* Task *
Your task is to transcribe the material that follows, line by line and exactly.

* Source information *
- Opening Delimiter -
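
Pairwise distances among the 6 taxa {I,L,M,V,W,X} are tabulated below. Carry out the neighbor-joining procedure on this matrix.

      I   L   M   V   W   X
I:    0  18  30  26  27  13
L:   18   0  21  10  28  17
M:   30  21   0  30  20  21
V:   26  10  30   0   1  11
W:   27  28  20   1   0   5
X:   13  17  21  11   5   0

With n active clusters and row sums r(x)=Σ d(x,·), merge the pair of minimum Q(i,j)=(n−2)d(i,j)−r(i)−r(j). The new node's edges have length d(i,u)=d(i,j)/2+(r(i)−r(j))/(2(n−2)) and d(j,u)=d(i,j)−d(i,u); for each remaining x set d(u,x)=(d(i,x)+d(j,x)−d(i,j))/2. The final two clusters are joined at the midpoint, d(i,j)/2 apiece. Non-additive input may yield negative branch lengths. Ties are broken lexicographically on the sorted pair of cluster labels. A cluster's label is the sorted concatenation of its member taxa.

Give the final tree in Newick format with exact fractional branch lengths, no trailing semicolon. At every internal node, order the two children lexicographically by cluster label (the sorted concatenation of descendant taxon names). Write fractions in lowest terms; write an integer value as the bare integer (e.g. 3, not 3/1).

(((I:93/8,((V:1/8,W:7/8):27/4,X:3/4):33/8):15/8,L:25/4):59/8,M:59/8)

step 1: merge (V,W) at d=1, Q=-155; branch lengths V→1/8, W→7/8; new cluster VW
  updated: d(I,VW)=26, d(L,VW)=37/2, d(M,VW)=49/2, d(VW,X)=15/2
step 2: merge (VW,X) at d=15/2, Q=-225/2; branch lengths VW→27/4, X→3/4; new cluster VWX
  updated: d(I,VWX)=63/4, d(L,VWX)=14, d(M,VWX)=19
step 3: merge (I,VWX) at d=63/4, Q=-81; branch lengths I→93/8, VWX→33/8; new cluster IVWX
  updated: d(IVWX,L)=65/8, d(IVWX,M)=133/8
step 4: merge (IVWX,L) at d=65/8, Q=-183/4; branch lengths IVWX→15/8, L→25/4; new cluster ILVWX
  updated: d(ILVWX,M)=59/4
step 5: merge (ILVWX,M) at d=59/4; branch lengths ILVWX→59/8, M→59/8; new cluster ILMVWX
final tree: (((I:93/8,((V:1/8,W:7/8):27/4,X:3/4):33/8):15/8,L:25/4):59/8,M:59/8)
total length: 377/8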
- Closing Delimiter -
* Written response *
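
Pairwise distances among the 6 taxa {I,L,M,V,W,X} are tabulated below. Carry out the neighbor-joining procedure on this matrix.

      I   L   M   V   W   X
I:    0  18  30  26  27  13
L:   18   0  21  10  28  17
M:   30  21   0  30  20  21
V:   26  10  30   0   1  11
W:   27  28  20   1   0   5
X:   13  17  21  11   5   0

With n active clusters and row sums r(x)=Σ d(x,·), merge the pair of minimum Q(i,j)=(n−2)d(i,j)−r(i)−r(j). The new node's edges have length d(i,u)=d(i,j)/2+(r(i)−r(j))/(2(n−2)) and d(j,u)=d(i,j)−d(i,u); for each remaining x set d(u,x)=(d(i,x)+d(j,x)−d(i,j))/2. The final two clusters are joined at the midpoint, d(i,j)/2 apiece. Non-additive input may yield negative branch lengths. Ties are broken lexicographically on the sorted pair of cluster labels. A cluster's label is the sorted concatenation of its member taxa.

Give the final tree in Newick format with exact fractional branch lengths, no trailing semicolon. At every internal node, order the two children lexicographically by cluster label (the sorted concatenation of descendant taxon names). Write fractions in lowest terms; write an integer value as the bare integer (e.g. 3, not 3/1).

(((I:93/8,((V:1/8,W:7/8):27/4,X:3/4):33/8):15/8,L:25/4):59/8,M:59/8)

step 1: merge (V,W) at d=1, Q=-155; branch lengths V→1/8, W→7/8; new cluster VW
  updated: d(I,VW)=26, d(L,VW)=37/2, d(M,VW)=49/2, d(VW,X)=15/2
step 2: merge (VW,X) at d=15/2, Q=-225/2; branch lengths VW→27/4, X→3/4; new cluster VWX
  updated: d(I,VWX)=63/4, d(L,VWX)=14, d(M,VWX)=19
step 3: merge (I,VWX) at d=63/4, Q=-81; branch lengths I→93/8, VWX→33/8; new cluster IVWX
  updated: d(IVWX,L)=65/8, d(IVWX,M)=133/8
step 4: merge (IVWX,L) at d=65/8, Q=-183/4; branch lengths IVWX→15/8, L→25/4; new cluster ILVWX
  updated: d(ILVWX,M)=59/4
step 5: merge (ILVWX,M) at d=59/4; branch lengths ILVWX→59/8, M→59/8; new cluster ILMVWX
final tree: (((I:93/8,((V:1/8,W:7/8):27/4,X:3/4):33/8):15/8,L:25/4):59/8,M:59/8)
total length: 377/8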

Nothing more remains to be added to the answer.